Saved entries
===

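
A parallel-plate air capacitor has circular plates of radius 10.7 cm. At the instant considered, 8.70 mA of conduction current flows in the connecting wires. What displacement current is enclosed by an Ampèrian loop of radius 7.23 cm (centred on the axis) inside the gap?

3.97×10^-3 A

Between the plates the displacement current equals the wire current: I_d = 8.70 mA = 8.70×10^-3 A.
Through an area πr² the displacement current is I_d·(πr²/πR²) = I_d (r/R)² = 3.97×10^-3 A.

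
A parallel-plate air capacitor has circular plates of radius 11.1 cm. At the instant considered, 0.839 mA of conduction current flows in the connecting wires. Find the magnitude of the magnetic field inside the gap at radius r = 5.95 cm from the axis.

No conduction current crosses the gap, so I_d there equals the 8.39×10^-4 A in the leads.
∮B·dl = μ₀ I_d,enc with I_d,enc = I_d r²/R² = 2.411×10^-4 A; so B = μ₀ I_d,enc/(2πr) = 8.10×10^-10 T.

8.10×10^-10 T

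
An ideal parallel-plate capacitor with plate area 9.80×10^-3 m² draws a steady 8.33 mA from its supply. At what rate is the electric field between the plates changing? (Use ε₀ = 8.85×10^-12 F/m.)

9.60×10^10 V/(m·s)

Charge continuity gives I_d = I = 8.33×10^-3 A between the plates.
Then dE/dt = I_d/(ε₀A) = 9.60×10^10 V/(m·s).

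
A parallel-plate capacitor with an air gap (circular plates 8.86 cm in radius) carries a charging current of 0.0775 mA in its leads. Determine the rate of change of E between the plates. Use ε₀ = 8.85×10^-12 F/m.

3.55×10^8 V/(m·s)

By continuity, I_d in the gap equals the 0.0775 mA flowing in the wire.
Since I_d = ε₀ A dE/dt, dE/dt = I_d/(ε₀A) = (7.75×10^-5)/((8.85×10^-12)(0.02466)) = 3.55×10^8 V/(m·s).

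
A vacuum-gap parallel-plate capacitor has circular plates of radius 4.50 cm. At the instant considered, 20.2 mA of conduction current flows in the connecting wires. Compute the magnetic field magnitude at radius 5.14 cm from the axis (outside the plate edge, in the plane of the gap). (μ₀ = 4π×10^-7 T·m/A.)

No conduction current crosses the gap, so I_d there equals the 0.0202 A in the leads.
For r ≥ R the full I_d is enclosed: B = μ₀ I_d/(2πr) = (4π×10^-7)(0.0202)/(2π·0.0514) = 7.86×10^-8 T.

7.86×10^-8 T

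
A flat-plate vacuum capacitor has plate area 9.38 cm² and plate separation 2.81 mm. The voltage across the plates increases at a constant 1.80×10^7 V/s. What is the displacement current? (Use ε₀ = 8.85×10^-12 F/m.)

5.32×10^-5 A

The field between the plates is E = V/d, so dE/dt = (1.80×10^7)/(2.81×10^-3 m) = 6.406×10^9 V/(m·s).
I_d = ε₀ A (dE/dt) = (8.85×10^-12)(9.38×10^-4)(6.406×10^9) = 5.32×10^-5 A.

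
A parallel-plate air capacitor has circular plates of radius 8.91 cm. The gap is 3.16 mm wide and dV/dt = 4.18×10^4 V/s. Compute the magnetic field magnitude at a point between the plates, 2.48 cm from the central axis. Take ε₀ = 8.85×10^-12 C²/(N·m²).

I_d = C dV/dt with C = ε₀πR²/d = 6.985×10^-11 F, so I_d = (6.985×10^-11)(4.18×10^4) = 2.920×10^-6 A.
For r < R the Ampère–Maxwell law gives B(2πr) = μ₀ I_d (r²/R²), so B = μ₀ I_d r/(2πR²) = (4π×10^-7)(2.920×10^-6)(0.0248)/(2π·0.0891²) = 1.82×10^-12 T.

1.82×10^-12 T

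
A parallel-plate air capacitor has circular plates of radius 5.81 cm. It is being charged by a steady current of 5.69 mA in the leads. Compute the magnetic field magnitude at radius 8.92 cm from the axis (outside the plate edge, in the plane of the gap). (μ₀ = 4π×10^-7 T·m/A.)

1.28×10^-8 T

Between the plates the displacement current equals the wire current: I_d = 5.69 mA = 5.69×10^-3 A.
With r > R the enclosed displacement current is the full I_d; B = μ₀ I_d / (2πr) = 1.28×10^-8 T.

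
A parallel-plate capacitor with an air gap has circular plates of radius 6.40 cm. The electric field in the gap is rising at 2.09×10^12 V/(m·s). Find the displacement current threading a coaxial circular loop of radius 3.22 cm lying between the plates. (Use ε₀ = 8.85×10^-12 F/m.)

I_d = ε₀ dΦ_E/dt = ε₀ πR² (dE/dt) = (8.85×10^-12)(0.01287)(2.09×10^12) = 0.2380 A through the full plate area.
The field is uniform, so I_d,enc = I_d (r/R)² = (0.2380)(3.22/6.40)² = 0.0602 A.

0.0602 A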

===

BRIEF: Write out every line of the records exactly.

WRITTEN REPLY:
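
A parallel-plate air capacitor has circular plates of radius 10.7 cm. At the instant considered, 8.70 mA of conduction current flows in the connecting wires. What displacement current is enclosed by an Ampèrian loop of radius 7.23 cm (centred on the axis) inside the gap?

3.97×10^-3 A

Between the plates the displacement current equals the wire current: I_d = 8.70 mA = 8.70×10^-3 A.
Through an area πr² the displacement current is I_d·(πr²/πR²) = I_d (r/R)² = 3.97×10^-3 A.

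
A parallel-plate air capacitor has circular plates of radius 11.1 cm. At the instant considered, 0.839 mA of conduction current flows in the connecting wires. Find the magnitude of the magnetic field inside the gap at radius r = 5.95 cm from the axis.

No conduction current crosses the gap, so I_d there equals the 8.39×10^-4 A in the leads.
∮B·dl = μ₀ I_d,enc with I_d,enc = I_d r²/R² = 2.411×10^-4 A; so B = μ₀ I_d,enc/(2πr) = 8.10×10^-10 T.

8.10×10^-10 T

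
An ideal parallel-plate capacitor with plate area 9.80×10^-3 m² draws a steady 8.33 mA from its supply. At what rate is the electric field between the plates changing? (Use ε₀ = 8.85×10^-12 F/m.)

9.60×10^10 V/(m·s)

Charge continuity gives I_d = I = 8.33×10^-3 A between the plates.
Then dE/dt = I_d/(ε₀A) = 9.60×10^10 V/(m·s).

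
A parallel-plate capacitor with an air gap (circular plates 8.86 cm in radius) carries a charging current of 0.0775 mA in its leads. Determine the rate of change of E between the plates. Use ε₀ = 8.85×10^-12 F/m.

3.55×10^8 V/(m·s)

By continuity, I_d in the gap equals the 0.0775 mA flowing in the wire.
Since I_d = ε₀ A dE/dt, dE/dt = I_d/(ε₀A) = (7.75×10^-5)/((8.85×10^-12)(0.02466)) = 3.55×10^8 V/(m·s).

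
A vacuum-gap parallel-plate capacitor has circular plates of radius 4.50 cm. At the instant considered, 20.2 mA of conduction current flows in the connecting wires. Compute the magnetic field magnitude at radius 5.14 cm from the axis (outside the plate edge, in the plane of the gap). (μ₀ = 4π×10^-7 T·m/A.)

No conduction current crosses the gap, so I_d there equals the 0.0202 A in the leads.
For r ≥ R the full I_d is enclosed: B = μ₀ I_d/(2πr) = (4π×10^-7)(0.0202)/(2π·0.0514) = 7.86×10^-8 T.

7.86×10^-8 T

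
A flat-plate vacuum capacitor has plate area 9.38 cm² and plate separation 2.81 mm. The voltage across the plates increases at a constant 1.80×10^7 V/s. What is the displacement current? (Use ε₀ = 8.85×10^-12 F/m.)

5.32×10^-5 A

The field between the plates is E = V/d, so dE/dt = (1.80×10^7)/(2.81×10^-3 m) = 6.406×10^9 V/(m·s).
I_d = ε₀ A (dE/dt) = (8.85×10^-12)(9.38×10^-4)(6.406×10^9) = 5.32×10^-5 A.

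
A parallel-plate air capacitor has circular plates of radius 8.91 cm. The gap is 3.16 mm wide and dV/dt = 4.18×10^4 V/s. Compute the magnetic field magnitude at a point between the plates, 2.48 cm from the central axis. Take ε₀ = 8.85×10^-12 C²/(N·m²).

I_d = C dV/dt with C = ε₀πR²/d = 6.985×10^-11 F, so I_d = (6.985×10^-11)(4.18×10^4) = 2.920×10^-6 A.
For r < R the Ampère–Maxwell law gives B(2πr) = μ₀ I_d (r²/R²), so B = μ₀ I_d r/(2πR²) = (4π×10^-7)(2.920×10^-6)(0.0248)/(2π·0.0891²) = 1.82×10^-12 T.

1.82×10^-12 T

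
A parallel-plate air capacitor has circular plates of radius 5.81 cm. It is being charged by a steady current of 5.69 mA in the leads. Compute the magnetic field magnitude at radius 8.92 cm from the axis (outside the plate edge, in the plane of the gap). (μ₀ = 4π×10^-7 T·m/A.)

1.28×10^-8 T

Between the plates the displacement current equals the wire current: I_d = 5.69 mA = 5.69×10^-3 A.
With r > R the enclosed displacement current is the full I_d; B = μ₀ I_d / (2πr) = 1.28×10^-8 T.

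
A parallel-plate capacitor with an air gap has circular plates of radius 6.40 cm. The electric field in the gap is rising at 2.09×10^12 V/(m·s). Find the displacement current threading a coaxial circular loop of radius 3.22 cm lying between the plates. (Use ε₀ = 8.85×10^-12 F/m.)

I_d = ε₀ dΦ_E/dt = ε₀ πR² (dE/dt) = (8.85×10^-12)(0.01287)(2.09×10^12) = 0.2380 A through the full plate area.
The field is uniform, so I_d,enc = I_d (r/R)² = (0.2380)(3.22/6.40)² = 0.0602 A.

0.0602 A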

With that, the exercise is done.